Work item =
Word for word, restate the records that follow.

Stored items =
────────────────────
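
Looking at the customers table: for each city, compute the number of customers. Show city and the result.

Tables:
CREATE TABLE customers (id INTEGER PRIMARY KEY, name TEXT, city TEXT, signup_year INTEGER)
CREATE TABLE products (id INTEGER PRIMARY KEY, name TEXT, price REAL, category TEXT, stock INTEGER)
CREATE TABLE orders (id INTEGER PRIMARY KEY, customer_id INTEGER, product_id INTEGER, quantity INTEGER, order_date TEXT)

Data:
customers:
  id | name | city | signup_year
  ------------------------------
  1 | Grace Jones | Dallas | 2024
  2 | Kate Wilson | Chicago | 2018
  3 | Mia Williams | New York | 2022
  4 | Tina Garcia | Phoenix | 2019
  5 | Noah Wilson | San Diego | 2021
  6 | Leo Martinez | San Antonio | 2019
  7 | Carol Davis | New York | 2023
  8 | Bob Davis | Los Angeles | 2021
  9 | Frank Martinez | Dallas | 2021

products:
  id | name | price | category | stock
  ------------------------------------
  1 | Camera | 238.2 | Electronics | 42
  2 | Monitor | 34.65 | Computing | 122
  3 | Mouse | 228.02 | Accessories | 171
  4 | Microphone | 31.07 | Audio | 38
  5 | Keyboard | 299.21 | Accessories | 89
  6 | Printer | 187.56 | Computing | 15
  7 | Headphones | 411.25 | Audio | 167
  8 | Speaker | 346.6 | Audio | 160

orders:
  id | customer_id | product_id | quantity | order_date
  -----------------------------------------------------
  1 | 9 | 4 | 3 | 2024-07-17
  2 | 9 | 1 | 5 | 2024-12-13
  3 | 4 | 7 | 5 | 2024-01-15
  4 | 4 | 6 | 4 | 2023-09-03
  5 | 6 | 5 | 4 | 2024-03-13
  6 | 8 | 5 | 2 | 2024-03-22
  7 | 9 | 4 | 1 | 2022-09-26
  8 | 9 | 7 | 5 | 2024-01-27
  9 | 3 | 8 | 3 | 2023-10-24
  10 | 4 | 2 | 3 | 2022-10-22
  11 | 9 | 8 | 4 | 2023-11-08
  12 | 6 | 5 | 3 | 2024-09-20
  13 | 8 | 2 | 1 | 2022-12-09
SELECT city, COUNT(*) AS n FROM customers GROUP BY city

Execution result:
city | n
Chicago | 1
Dallas | 2
Los Angeles | 1
New York | 2
Phoenix | 1
San Antonio | 1
San Diego | 1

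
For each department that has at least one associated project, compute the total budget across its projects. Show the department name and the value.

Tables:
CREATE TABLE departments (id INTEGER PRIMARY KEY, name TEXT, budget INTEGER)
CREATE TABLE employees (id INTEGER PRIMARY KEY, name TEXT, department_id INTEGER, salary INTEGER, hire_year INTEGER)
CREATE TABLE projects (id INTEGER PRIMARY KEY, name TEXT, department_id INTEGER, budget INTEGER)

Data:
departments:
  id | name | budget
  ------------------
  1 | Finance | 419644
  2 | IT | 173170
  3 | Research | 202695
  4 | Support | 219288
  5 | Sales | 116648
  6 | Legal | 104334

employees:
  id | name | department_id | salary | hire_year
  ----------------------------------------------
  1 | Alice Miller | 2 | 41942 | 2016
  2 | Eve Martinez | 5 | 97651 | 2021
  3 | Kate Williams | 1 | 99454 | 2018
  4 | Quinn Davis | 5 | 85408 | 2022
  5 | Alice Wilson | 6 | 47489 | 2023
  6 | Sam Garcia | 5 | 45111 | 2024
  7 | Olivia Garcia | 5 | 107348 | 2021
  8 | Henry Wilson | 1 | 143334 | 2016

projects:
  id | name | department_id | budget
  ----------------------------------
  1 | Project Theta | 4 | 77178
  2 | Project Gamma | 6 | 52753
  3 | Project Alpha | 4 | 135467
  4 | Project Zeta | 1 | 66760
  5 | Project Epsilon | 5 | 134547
SELECT p.name, SUM(c.budget) AS sum_budget FROM projects c JOIN departments p ON c.department_id = p.id GROUP BY p.id, p.name

Execution result:
name | sum_budget
Finance | 66760
Support | 212645
Sales | 134547
Legal | 52753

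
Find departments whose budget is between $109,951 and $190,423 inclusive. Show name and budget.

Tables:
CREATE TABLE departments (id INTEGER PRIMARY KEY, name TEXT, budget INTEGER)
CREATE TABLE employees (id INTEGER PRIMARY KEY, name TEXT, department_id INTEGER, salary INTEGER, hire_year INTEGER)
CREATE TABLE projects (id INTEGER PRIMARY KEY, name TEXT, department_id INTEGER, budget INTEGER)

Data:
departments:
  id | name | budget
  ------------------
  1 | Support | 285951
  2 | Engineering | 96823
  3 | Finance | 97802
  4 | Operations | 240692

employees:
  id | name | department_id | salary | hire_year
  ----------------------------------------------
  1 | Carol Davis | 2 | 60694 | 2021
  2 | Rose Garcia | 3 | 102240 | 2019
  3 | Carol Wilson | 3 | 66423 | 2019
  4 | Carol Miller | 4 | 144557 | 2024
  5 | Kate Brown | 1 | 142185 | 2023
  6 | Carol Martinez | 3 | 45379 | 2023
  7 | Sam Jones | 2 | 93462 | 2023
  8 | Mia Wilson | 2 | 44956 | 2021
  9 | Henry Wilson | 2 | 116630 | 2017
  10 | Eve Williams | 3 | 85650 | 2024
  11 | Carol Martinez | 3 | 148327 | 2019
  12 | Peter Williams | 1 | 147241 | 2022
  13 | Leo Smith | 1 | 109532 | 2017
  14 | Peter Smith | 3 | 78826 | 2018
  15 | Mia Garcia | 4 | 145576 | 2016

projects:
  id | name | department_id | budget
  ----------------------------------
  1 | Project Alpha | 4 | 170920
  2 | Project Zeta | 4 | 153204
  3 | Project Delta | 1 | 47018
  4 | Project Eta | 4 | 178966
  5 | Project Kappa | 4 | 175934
SELECT name, budget FROM departments WHERE budget BETWEEN 109951 AND 190423

Execution result:
(no rows)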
────────────────────
Result for this exercise =
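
Looking at the customers table: for each city, compute the number of customers. Show city and the result.

Tables:
CREATE TABLE customers (id INTEGER PRIMARY KEY, name TEXT, city TEXT, signup_year INTEGER)
CREATE TABLE products (id INTEGER PRIMARY KEY, name TEXT, price REAL, category TEXT, stock INTEGER)
CREATE TABLE orders (id INTEGER PRIMARY KEY, customer_id INTEGER, product_id INTEGER, quantity INTEGER, order_date TEXT)

Data:
customers:
  id | name | city | signup_year
  ------------------------------
  1 | Grace Jones | Dallas | 2024
  2 | Kate Wilson | Chicago | 2018
  3 | Mia Williams | New York | 2022
  4 | Tina Garcia | Phoenix | 2019
  5 | Noah Wilson | San Diego | 2021
  6 | Leo Martinez | San Antonio | 2019
  7 | Carol Davis | New York | 2023
  8 | Bob Davis | Los Angeles | 2021
  9 | Frank Martinez | Dallas | 2021

products:
  id | name | price | category | stock
  ------------------------------------
  1 | Camera | 238.2 | Electronics | 42
  2 | Monitor | 34.65 | Computing | 122
  3 | Mouse | 228.02 | Accessories | 171
  4 | Microphone | 31.07 | Audio | 38
  5 | Keyboard | 299.21 | Accessories | 89
  6 | Printer | 187.56 | Computing | 15
  7 | Headphones | 411.25 | Audio | 167
  8 | Speaker | 346.6 | Audio | 160

orders:
  id | customer_id | product_id | quantity | order_date
  -----------------------------------------------------
  1 | 9 | 4 | 3 | 2024-07-17
  2 | 9 | 1 | 5 | 2024-12-13
  3 | 4 | 7 | 5 | 2024-01-15
  4 | 4 | 6 | 4 | 2023-09-03
  5 | 6 | 5 | 4 | 2024-03-13
  6 | 8 | 5 | 2 | 2024-03-22
  7 | 9 | 4 | 1 | 2022-09-26
  8 | 9 | 7 | 5 | 2024-01-27
  9 | 3 | 8 | 3 | 2023-10-24
  10 | 4 | 2 | 3 | 2022-10-22
  11 | 9 | 8 | 4 | 2023-11-08
  12 | 6 | 5 | 3 | 2024-09-20
  13 | 8 | 2 | 1 | 2022-12-09
SELECT city, COUNT(*) AS n FROM customers GROUP BY city

Execution result:
city | n
Chicago | 1
Dallas | 2
Los Angeles | 1
New York | 2
Phoenix | 1
San Antonio | 1
San Diego | 1

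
For each department that has at least one associated project, compute the total budget across its projects. Show the department name and the value.

Tables:
CREATE TABLE departments (id INTEGER PRIMARY KEY, name TEXT, budget INTEGER)
CREATE TABLE employees (id INTEGER PRIMARY KEY, name TEXT, department_id INTEGER, salary INTEGER, hire_year INTEGER)
CREATE TABLE projects (id INTEGER PRIMARY KEY, name TEXT, department_id INTEGER, budget INTEGER)

Data:
departments:
  id | name | budget
  ------------------
  1 | Finance | 419644
  2 | IT | 173170
  3 | Research | 202695
  4 | Support | 219288
  5 | Sales | 116648
  6 | Legal | 104334

employees:
  id | name | department_id | salary | hire_year
  ----------------------------------------------
  1 | Alice Miller | 2 | 41942 | 2016
  2 | Eve Martinez | 5 | 97651 | 2021
  3 | Kate Williams | 1 | 99454 | 2018
  4 | Quinn Davis | 5 | 85408 | 2022
  5 | Alice Wilson | 6 | 47489 | 2023
  6 | Sam Garcia | 5 | 45111 | 2024
  7 | Olivia Garcia | 5 | 107348 | 2021
  8 | Henry Wilson | 1 | 143334 | 2016

projects:
  id | name | department_id | budget
  ----------------------------------
  1 | Project Theta | 4 | 77178
  2 | Project Gamma | 6 | 52753
  3 | Project Alpha | 4 | 135467
  4 | Project Zeta | 1 | 66760
  5 | Project Epsilon | 5 | 134547
SELECT p.name, SUM(c.budget) AS sum_budget FROM projects c JOIN departments p ON c.department_id = p.id GROUP BY p.id, p.name

Execution result:
name | sum_budget
Finance | 66760
Support | 212645
Sales | 134547
Legal | 52753

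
Find departments whose budget is between $109,951 and $190,423 inclusive. Show name and budget.

Tables:
CREATE TABLE departments (id INTEGER PRIMARY KEY, name TEXT, budget INTEGER)
CREATE TABLE employees (id INTEGER PRIMARY KEY, name TEXT, department_id INTEGER, salary INTEGER, hire_year INTEGER)
CREATE TABLE projects (id INTEGER PRIMARY KEY, name TEXT, department_id INTEGER, budget INTEGER)

Data:
departments:
  id | name | budget
  ------------------
  1 | Support | 285951
  2 | Engineering | 96823
  3 | Finance | 97802
  4 | Operations | 240692

employees:
  id | name | department_id | salary | hire_year
  ----------------------------------------------
  1 | Carol Davis | 2 | 60694 | 2021
  2 | Rose Garcia | 3 | 102240 | 2019
  3 | Carol Wilson | 3 | 66423 | 2019
  4 | Carol Miller | 4 | 144557 | 2024
  5 | Kate Brown | 1 | 142185 | 2023
  6 | Carol Martinez | 3 | 45379 | 2023
  7 | Sam Jones | 2 | 93462 | 2023
  8 | Mia Wilson | 2 | 44956 | 2021
  9 | Henry Wilson | 2 | 116630 | 2017
  10 | Eve Williams | 3 | 85650 | 2024
  11 | Carol Martinez | 3 | 148327 | 2019
  12 | Peter Williams | 1 | 147241 | 2022
  13 | Leo Smith | 1 | 109532 | 2017
  14 | Peter Smith | 3 | 78826 | 2018
  15 | Mia Garcia | 4 | 145576 | 2016

projects:
  id | name | department_id | budget
  ----------------------------------
  1 | Project Alpha | 4 | 170920
  2 | Project Zeta | 4 | 153204
  3 | Project Delta | 1 | 47018
  4 | Project Eta | 4 | 178966
  5 | Project Kappa | 4 | 175934
SELECT name, budget FROM departments WHERE budget BETWEEN 109951 AND 190423

Execution result:
(no rows)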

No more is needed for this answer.